### YOUR OBJECTIVE
If a line in the listing below includes the word "What", pick it out.

______

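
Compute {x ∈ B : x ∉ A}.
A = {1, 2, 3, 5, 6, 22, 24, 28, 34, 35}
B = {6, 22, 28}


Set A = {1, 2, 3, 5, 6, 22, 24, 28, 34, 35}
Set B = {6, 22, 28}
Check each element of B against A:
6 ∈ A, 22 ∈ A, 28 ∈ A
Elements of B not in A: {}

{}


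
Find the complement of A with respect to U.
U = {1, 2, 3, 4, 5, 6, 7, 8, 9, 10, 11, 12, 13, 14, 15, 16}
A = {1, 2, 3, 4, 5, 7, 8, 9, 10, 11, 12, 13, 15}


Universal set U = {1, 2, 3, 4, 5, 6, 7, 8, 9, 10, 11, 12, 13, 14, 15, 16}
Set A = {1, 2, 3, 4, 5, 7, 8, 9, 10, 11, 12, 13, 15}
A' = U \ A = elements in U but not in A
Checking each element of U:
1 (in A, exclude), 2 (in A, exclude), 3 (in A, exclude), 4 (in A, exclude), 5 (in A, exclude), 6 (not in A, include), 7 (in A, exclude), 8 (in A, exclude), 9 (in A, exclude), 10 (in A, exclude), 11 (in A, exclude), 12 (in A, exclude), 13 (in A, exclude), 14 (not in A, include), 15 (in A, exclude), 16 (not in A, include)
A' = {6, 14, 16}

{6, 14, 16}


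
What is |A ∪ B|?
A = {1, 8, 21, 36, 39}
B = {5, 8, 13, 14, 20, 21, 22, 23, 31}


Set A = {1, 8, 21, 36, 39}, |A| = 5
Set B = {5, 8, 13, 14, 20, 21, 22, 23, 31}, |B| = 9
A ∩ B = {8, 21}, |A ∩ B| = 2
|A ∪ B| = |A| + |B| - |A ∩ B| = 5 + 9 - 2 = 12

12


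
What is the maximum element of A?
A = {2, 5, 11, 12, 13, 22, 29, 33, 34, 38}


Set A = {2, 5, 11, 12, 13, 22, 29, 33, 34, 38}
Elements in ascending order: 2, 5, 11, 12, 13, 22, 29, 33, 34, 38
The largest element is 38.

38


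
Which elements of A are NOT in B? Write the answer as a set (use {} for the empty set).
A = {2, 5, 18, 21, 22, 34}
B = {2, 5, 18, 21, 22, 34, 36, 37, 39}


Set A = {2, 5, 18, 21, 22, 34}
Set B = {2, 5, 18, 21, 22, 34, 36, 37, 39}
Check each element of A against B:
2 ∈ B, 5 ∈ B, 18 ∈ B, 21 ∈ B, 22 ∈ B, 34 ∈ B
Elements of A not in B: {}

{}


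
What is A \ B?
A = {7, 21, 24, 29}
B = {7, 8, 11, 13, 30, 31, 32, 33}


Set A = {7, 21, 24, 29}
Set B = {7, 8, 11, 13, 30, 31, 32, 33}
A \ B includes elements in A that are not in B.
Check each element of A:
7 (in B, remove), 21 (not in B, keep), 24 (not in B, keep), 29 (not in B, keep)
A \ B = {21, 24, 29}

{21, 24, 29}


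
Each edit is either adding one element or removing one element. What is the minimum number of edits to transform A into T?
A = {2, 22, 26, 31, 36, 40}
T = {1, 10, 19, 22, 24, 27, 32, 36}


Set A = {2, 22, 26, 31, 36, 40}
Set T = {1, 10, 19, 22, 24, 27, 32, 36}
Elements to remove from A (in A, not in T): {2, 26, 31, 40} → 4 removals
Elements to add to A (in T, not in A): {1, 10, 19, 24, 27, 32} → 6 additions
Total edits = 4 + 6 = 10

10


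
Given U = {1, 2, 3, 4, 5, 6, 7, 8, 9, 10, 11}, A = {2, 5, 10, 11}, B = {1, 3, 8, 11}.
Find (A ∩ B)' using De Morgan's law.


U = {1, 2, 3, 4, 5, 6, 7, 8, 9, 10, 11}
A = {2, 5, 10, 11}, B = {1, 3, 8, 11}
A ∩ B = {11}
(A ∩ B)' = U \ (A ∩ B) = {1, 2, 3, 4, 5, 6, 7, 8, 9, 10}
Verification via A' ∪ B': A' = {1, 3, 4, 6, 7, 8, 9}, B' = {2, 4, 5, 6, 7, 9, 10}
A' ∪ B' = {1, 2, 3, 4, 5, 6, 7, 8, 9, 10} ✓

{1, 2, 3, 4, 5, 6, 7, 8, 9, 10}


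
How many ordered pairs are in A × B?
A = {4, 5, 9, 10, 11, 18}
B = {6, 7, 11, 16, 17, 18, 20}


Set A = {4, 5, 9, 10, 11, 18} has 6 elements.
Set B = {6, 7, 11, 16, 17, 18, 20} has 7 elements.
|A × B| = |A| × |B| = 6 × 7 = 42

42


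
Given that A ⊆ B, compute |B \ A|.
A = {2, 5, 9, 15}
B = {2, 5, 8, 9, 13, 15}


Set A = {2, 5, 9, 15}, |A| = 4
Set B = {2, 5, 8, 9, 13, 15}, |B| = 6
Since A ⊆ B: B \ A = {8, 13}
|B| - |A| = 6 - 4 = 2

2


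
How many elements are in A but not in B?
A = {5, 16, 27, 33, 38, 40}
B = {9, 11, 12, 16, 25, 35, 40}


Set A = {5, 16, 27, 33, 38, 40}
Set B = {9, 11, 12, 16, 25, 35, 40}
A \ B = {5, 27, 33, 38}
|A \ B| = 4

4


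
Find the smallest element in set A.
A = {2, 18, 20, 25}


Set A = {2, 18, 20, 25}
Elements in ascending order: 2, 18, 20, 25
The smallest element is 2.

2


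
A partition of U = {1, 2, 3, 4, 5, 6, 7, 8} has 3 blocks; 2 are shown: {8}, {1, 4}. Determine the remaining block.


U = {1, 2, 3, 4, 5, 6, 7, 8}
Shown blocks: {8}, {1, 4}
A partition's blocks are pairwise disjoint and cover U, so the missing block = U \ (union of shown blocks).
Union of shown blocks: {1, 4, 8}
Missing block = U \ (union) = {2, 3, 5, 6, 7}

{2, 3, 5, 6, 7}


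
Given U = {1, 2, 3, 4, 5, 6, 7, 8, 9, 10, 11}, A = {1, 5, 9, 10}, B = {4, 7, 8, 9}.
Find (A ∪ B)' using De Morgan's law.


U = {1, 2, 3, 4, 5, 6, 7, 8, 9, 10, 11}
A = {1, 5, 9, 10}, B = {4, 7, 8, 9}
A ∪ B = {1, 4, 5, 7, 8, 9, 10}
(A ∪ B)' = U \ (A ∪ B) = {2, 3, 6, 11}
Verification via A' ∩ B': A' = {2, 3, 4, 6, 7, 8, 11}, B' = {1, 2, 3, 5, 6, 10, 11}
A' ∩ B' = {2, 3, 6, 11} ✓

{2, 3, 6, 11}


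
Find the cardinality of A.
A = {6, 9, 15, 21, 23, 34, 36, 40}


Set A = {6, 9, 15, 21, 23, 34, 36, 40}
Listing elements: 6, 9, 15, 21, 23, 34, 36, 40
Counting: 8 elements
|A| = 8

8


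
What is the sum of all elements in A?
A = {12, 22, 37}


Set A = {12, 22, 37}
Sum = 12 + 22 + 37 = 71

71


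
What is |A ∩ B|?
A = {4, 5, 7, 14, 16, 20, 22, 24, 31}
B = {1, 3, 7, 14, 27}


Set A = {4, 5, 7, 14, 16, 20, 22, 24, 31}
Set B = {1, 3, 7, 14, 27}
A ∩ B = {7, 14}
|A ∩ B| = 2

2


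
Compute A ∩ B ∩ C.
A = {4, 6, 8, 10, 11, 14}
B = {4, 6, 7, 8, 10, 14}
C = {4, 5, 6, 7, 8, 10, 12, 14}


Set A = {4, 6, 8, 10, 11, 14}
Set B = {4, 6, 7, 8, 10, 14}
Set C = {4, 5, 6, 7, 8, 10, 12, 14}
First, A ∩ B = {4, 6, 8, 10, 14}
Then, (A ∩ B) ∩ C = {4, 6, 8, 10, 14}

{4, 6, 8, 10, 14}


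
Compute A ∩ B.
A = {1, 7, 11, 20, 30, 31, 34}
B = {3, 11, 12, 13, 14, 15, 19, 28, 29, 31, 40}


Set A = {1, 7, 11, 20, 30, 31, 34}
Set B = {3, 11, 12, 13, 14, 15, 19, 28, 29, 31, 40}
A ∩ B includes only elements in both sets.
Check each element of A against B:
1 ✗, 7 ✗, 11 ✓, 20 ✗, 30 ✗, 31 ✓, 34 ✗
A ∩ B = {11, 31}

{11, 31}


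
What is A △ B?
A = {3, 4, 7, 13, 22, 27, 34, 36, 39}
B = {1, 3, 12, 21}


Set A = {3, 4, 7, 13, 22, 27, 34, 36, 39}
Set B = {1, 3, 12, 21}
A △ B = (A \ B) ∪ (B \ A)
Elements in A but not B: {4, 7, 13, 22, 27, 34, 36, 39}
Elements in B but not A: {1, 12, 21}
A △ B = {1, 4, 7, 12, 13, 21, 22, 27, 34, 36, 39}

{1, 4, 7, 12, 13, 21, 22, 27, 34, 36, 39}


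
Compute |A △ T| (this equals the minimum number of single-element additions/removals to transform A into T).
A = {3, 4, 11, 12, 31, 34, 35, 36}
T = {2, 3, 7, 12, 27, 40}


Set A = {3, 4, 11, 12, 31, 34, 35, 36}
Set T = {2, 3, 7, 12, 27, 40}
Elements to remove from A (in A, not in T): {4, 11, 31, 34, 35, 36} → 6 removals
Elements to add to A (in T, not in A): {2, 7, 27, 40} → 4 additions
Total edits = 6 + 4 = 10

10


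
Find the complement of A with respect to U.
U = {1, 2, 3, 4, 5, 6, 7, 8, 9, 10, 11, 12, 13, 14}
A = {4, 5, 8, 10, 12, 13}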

______

### RESPONSE TO THE TASK
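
What is |A ∪ B|?
What is the maximum element of A?
What is A \ B?
Each edit is either adding one element or removing one element. What is the minimum number of edits to transform A into T?
What is the sum of all elements in A?
What is |A ∩ B|?
What is A △ B?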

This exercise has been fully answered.